(Stored items)
----

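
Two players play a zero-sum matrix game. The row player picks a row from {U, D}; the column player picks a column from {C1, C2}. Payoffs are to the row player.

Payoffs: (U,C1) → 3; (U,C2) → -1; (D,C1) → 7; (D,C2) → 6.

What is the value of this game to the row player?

6

Row minima: U → -1, D → 6; maximin = 6.
Column maxima: C1 → 7, C2 → 6; minimax = 6.
Since maximin = minimax = 6, there is a saddle point and the value is 6.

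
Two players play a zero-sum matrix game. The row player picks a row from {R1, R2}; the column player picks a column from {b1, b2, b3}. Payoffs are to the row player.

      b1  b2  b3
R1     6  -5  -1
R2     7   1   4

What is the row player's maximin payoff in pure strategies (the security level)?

Row minima: R1 → -5, R2 → 1.
The best of these is 1.

1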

----

— HOW TO COMPLETE THIS TASK —
The lines to copy are those above that contain "from".

— TASK RESPONSE —
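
Two players play a zero-sum matrix game. The row player picks a row from {U, D}; the column player picks a column from {C1, C2}. Payoffs are to the row player.
Two players play a zero-sum matrix game. The row player picks a row from {R1, R2}; the column player picks a column from {b1, b2, b3}. Payoffs are to the row player.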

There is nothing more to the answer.